> Saved data entries:
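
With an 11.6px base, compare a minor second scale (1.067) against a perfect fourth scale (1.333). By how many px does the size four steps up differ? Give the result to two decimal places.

21.59px

Minor second: 11.6 × 1.067⁴ = 15.0354px
Perfect fourth: 11.6 × 1.333⁴ = 36.6251px
Difference: 36.6251 − 15.0354 = 21.5897px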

> Action item: Nothing but an exact transcription of the records is expected.

> Result of the exercise:
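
With an 11.6px base, compare a minor second scale (1.067) against a perfect fourth scale (1.333). By how many px does the size four steps up differ? Give the result to two decimal places.

21.59px

Minor second: 11.6 × 1.067⁴ = 15.0354px
Perfect fourth: 11.6 × 1.333⁴ = 36.6251px
Difference: 36.6251 − 15.0354 = 21.5897px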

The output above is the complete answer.